> Problem details
Every entry below needs to be copied exactly.

> Data for review

"""

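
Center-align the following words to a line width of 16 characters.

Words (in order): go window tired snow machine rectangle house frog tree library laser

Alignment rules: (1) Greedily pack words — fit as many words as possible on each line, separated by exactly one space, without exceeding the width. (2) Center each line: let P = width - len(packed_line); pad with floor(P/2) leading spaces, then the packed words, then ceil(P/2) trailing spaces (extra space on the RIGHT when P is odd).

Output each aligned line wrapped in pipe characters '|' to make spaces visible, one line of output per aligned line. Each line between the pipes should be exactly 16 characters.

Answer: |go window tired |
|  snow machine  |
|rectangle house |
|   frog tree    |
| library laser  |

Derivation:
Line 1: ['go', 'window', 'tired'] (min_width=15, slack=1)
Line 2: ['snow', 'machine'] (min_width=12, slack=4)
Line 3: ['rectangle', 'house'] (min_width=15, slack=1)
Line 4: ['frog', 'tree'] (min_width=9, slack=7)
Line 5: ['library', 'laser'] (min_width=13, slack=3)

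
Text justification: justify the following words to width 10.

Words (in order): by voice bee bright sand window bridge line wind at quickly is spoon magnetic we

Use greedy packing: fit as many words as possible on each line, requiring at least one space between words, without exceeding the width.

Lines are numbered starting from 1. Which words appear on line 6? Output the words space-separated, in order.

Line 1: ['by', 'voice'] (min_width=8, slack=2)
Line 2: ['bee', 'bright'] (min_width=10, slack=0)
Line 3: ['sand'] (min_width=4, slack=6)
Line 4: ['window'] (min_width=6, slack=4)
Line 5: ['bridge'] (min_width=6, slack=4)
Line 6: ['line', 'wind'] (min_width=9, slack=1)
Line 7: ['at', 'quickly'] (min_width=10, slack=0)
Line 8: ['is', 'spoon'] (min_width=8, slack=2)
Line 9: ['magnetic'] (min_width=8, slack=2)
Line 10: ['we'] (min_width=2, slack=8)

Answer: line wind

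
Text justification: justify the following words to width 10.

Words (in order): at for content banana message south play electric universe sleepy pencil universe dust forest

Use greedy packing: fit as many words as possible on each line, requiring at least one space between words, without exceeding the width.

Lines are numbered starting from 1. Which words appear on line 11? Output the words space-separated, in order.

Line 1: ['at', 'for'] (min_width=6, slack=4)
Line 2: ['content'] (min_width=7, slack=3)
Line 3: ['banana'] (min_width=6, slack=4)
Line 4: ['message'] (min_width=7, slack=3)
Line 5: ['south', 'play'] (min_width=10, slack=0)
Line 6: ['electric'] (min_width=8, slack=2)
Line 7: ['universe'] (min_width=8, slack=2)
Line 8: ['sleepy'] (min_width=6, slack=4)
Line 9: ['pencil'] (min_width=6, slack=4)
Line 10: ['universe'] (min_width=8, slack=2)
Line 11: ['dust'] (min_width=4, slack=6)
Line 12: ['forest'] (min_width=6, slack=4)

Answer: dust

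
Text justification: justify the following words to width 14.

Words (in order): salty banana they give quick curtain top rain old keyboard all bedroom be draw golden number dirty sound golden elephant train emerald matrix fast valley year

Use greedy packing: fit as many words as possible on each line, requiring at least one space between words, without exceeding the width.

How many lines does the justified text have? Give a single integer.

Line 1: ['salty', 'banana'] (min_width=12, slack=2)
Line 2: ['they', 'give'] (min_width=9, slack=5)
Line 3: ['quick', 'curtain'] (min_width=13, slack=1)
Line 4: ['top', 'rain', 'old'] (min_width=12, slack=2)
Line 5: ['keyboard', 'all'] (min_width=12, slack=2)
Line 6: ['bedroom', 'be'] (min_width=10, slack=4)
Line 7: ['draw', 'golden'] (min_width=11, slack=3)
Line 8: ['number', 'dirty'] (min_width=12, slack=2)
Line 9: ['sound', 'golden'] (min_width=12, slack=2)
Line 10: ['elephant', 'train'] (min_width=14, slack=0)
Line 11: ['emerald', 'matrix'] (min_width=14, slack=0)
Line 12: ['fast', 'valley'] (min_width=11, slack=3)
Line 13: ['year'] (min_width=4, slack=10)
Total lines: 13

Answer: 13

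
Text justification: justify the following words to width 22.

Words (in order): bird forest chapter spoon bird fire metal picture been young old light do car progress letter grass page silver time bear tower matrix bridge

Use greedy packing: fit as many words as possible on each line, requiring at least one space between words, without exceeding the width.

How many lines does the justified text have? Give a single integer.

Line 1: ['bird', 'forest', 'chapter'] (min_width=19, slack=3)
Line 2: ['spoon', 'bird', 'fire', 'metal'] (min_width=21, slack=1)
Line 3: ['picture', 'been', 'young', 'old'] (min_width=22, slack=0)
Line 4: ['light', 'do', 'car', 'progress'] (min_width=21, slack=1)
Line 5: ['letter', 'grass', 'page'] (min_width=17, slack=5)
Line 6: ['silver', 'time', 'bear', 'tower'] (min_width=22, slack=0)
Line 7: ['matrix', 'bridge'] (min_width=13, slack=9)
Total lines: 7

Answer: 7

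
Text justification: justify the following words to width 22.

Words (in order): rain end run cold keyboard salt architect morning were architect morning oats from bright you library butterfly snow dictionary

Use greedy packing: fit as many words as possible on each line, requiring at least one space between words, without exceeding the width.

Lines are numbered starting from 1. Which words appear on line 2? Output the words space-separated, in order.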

"""

> Response box
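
Center-align the following words to a line width of 16 characters.

Words (in order): go window tired snow machine rectangle house frog tree library laser

Alignment rules: (1) Greedily pack words — fit as many words as possible on each line, separated by exactly one space, without exceeding the width. (2) Center each line: let P = width - len(packed_line); pad with floor(P/2) leading spaces, then the packed words, then ceil(P/2) trailing spaces (extra space on the RIGHT when P is odd).

Output each aligned line wrapped in pipe characters '|' to make spaces visible, one line of output per aligned line. Each line between the pipes should be exactly 16 characters.

Answer: |go window tired |
|  snow machine  |
|rectangle house |
|   frog tree    |
| library laser  |

Derivation:
Line 1: ['go', 'window', 'tired'] (min_width=15, slack=1)
Line 2: ['snow', 'machine'] (min_width=12, slack=4)
Line 3: ['rectangle', 'house'] (min_width=15, slack=1)
Line 4: ['frog', 'tree'] (min_width=9, slack=7)
Line 5: ['library', 'laser'] (min_width=13, slack=3)

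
Text justification: justify the following words to width 10.

Words (in order): by voice bee bright sand window bridge line wind at quickly is spoon magnetic we

Use greedy packing: fit as many words as possible on each line, requiring at least one space between words, without exceeding the width.

Lines are numbered starting from 1. Which words appear on line 6? Output the words space-separated, in order.

Line 1: ['by', 'voice'] (min_width=8, slack=2)
Line 2: ['bee', 'bright'] (min_width=10, slack=0)
Line 3: ['sand'] (min_width=4, slack=6)
Line 4: ['window'] (min_width=6, slack=4)
Line 5: ['bridge'] (min_width=6, slack=4)
Line 6: ['line', 'wind'] (min_width=9, slack=1)
Line 7: ['at', 'quickly'] (min_width=10, slack=0)
Line 8: ['is', 'spoon'] (min_width=8, slack=2)
Line 9: ['magnetic'] (min_width=8, slack=2)
Line 10: ['we'] (min_width=2, slack=8)

Answer: line wind

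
Text justification: justify the following words to width 10.

Words (in order): at for content banana message south play electric universe sleepy pencil universe dust forest

Use greedy packing: fit as many words as possible on each line, requiring at least one space between words, without exceeding the width.

Lines are numbered starting from 1. Which words appear on line 11? Output the words space-separated, in order.

Line 1: ['at', 'for'] (min_width=6, slack=4)
Line 2: ['content'] (min_width=7, slack=3)
Line 3: ['banana'] (min_width=6, slack=4)
Line 4: ['message'] (min_width=7, slack=3)
Line 5: ['south', 'play'] (min_width=10, slack=0)
Line 6: ['electric'] (min_width=8, slack=2)
Line 7: ['universe'] (min_width=8, slack=2)
Line 8: ['sleepy'] (min_width=6, slack=4)
Line 9: ['pencil'] (min_width=6, slack=4)
Line 10: ['universe'] (min_width=8, slack=2)
Line 11: ['dust'] (min_width=4, slack=6)
Line 12: ['forest'] (min_width=6, slack=4)

Answer: dust

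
Text justification: justify the following words to width 14.

Words (in order): salty banana they give quick curtain top rain old keyboard all bedroom be draw golden number dirty sound golden elephant train emerald matrix fast valley year

Use greedy packing: fit as many words as possible on each line, requiring at least one space between words, without exceeding the width.

How many lines does the justified text have? Give a single integer.

Line 1: ['salty', 'banana'] (min_width=12, slack=2)
Line 2: ['they', 'give'] (min_width=9, slack=5)
Line 3: ['quick', 'curtain'] (min_width=13, slack=1)
Line 4: ['top', 'rain', 'old'] (min_width=12, slack=2)
Line 5: ['keyboard', 'all'] (min_width=12, slack=2)
Line 6: ['bedroom', 'be'] (min_width=10, slack=4)
Line 7: ['draw', 'golden'] (min_width=11, slack=3)
Line 8: ['number', 'dirty'] (min_width=12, slack=2)
Line 9: ['sound', 'golden'] (min_width=12, slack=2)
Line 10: ['elephant', 'train'] (min_width=14, slack=0)
Line 11: ['emerald', 'matrix'] (min_width=14, slack=0)
Line 12: ['fast', 'valley'] (min_width=11, slack=3)
Line 13: ['year'] (min_width=4, slack=10)
Total lines: 13

Answer: 13

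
Text justification: justify the following words to width 22.

Words (in order): bird forest chapter spoon bird fire metal picture been young old light do car progress letter grass page silver time bear tower matrix bridge

Use greedy packing: fit as many words as possible on each line, requiring at least one space between words, without exceeding the width.

How many lines does the justified text have? Give a single integer.

Line 1: ['bird', 'forest', 'chapter'] (min_width=19, slack=3)
Line 2: ['spoon', 'bird', 'fire', 'metal'] (min_width=21, slack=1)
Line 3: ['picture', 'been', 'young', 'old'] (min_width=22, slack=0)
Line 4: ['light', 'do', 'car', 'progress'] (min_width=21, slack=1)
Line 5: ['letter', 'grass', 'page'] (min_width=17, slack=5)
Line 6: ['silver', 'time', 'bear', 'tower'] (min_width=22, slack=0)
Line 7: ['matrix', 'bridge'] (min_width=13, slack=9)
Total lines: 7

Answer: 7

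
Text justification: justify the following words to width 22.

Words (in order): rain end run cold keyboard salt architect morning were architect morning oats from bright you library butterfly snow dictionary

Use greedy packing: fit as many words as possible on each line, requiring at least one space between words, without exceeding the width.

Lines are numbered starting from 1. Which words appear on line 2? Output the words space-separated, in order.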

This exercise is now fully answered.